Work required
Write out the lines starting at the one that holds "What is sqrt(-2380677" and ending with the final line of the data, exactly and with no others.

*** Opening of Material provided ***

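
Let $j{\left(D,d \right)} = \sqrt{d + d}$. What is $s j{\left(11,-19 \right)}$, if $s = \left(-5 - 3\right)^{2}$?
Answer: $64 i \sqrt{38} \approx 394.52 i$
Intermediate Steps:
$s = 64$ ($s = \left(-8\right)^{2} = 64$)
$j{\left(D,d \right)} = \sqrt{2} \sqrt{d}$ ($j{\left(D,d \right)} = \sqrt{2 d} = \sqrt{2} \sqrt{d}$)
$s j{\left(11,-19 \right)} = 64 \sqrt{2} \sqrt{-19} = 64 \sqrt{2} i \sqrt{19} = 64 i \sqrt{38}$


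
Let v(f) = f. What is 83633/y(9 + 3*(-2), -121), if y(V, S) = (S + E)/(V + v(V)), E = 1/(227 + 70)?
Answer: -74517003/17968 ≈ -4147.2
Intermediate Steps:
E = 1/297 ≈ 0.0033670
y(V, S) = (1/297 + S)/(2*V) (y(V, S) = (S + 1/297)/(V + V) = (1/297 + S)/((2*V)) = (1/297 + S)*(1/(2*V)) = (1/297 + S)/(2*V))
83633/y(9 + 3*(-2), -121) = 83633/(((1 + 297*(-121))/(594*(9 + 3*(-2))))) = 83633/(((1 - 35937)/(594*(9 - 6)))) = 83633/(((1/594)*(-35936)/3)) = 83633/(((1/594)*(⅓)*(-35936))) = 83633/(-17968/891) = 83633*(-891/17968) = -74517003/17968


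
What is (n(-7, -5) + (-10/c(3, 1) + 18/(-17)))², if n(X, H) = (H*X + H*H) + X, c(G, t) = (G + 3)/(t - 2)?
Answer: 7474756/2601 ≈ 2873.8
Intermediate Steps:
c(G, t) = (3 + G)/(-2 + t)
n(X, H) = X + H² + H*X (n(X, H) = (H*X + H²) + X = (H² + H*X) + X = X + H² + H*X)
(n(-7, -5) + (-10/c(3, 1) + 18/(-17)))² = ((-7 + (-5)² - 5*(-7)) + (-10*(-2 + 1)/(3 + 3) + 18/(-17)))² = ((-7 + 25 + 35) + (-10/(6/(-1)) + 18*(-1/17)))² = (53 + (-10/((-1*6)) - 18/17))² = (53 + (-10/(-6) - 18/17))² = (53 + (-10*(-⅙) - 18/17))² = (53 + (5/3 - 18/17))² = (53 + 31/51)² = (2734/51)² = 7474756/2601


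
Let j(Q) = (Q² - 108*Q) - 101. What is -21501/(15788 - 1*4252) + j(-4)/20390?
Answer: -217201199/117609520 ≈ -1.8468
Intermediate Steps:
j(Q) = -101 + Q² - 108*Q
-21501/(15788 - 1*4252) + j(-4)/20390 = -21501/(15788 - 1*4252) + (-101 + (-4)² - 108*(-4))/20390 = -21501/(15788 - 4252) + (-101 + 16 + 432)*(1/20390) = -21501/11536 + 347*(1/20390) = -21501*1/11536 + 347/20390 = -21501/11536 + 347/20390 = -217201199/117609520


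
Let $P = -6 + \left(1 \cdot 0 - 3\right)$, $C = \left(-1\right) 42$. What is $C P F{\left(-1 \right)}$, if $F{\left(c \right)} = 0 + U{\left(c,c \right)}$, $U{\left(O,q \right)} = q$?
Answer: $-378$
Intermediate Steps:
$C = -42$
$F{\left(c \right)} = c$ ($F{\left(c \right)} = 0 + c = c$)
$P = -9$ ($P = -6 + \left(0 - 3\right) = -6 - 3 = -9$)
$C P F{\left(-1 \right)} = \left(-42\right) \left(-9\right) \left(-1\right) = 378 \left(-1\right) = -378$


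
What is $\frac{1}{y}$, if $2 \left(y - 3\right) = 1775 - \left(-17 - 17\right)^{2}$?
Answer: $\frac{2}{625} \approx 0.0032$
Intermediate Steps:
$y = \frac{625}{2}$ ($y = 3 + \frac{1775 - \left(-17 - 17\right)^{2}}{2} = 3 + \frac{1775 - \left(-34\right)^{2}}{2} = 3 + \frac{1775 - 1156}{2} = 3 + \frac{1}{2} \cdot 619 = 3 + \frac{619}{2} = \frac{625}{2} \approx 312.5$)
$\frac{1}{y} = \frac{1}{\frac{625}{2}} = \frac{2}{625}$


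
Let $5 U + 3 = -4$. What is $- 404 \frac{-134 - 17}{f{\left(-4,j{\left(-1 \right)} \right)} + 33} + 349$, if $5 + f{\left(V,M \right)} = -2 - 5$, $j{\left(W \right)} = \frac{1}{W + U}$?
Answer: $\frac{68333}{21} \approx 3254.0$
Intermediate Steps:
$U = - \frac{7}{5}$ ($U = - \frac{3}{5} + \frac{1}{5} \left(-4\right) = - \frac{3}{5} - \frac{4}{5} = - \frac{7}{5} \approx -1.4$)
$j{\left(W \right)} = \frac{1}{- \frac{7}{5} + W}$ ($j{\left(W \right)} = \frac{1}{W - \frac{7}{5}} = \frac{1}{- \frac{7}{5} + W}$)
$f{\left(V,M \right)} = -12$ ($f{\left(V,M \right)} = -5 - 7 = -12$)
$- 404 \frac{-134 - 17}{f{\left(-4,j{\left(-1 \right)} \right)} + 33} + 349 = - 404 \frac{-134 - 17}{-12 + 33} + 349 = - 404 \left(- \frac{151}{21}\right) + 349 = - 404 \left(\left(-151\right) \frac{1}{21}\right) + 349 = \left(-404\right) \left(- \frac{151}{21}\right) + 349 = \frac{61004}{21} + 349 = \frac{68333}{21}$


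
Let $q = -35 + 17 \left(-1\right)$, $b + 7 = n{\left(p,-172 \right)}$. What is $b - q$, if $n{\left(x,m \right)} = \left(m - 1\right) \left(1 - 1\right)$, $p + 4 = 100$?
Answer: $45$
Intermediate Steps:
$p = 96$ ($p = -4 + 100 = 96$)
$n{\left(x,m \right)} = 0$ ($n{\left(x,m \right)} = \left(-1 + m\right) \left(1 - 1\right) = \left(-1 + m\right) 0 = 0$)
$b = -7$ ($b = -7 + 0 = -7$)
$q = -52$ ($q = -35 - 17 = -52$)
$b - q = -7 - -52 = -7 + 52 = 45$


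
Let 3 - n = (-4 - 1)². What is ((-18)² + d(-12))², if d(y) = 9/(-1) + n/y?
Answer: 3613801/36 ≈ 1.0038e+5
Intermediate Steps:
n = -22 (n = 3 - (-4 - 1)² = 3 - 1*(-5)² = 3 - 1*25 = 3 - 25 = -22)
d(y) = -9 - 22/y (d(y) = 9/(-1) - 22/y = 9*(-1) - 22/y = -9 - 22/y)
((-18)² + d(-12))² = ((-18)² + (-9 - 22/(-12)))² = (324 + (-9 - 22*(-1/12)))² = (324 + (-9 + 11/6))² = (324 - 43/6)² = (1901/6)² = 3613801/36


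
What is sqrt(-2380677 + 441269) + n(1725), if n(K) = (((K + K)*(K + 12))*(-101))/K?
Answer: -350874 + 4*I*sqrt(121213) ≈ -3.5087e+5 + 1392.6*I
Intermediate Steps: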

*** Close of Material provided ***

Response for this exercise
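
What is sqrt(-2380677 + 441269) + n(1725), if n(K) = (((K + K)*(K + 12))*(-101))/K?
Answer: -350874 + 4*I*sqrt(121213) ≈ -3.5087e+5 + 1392.6*I
Intermediate Steps: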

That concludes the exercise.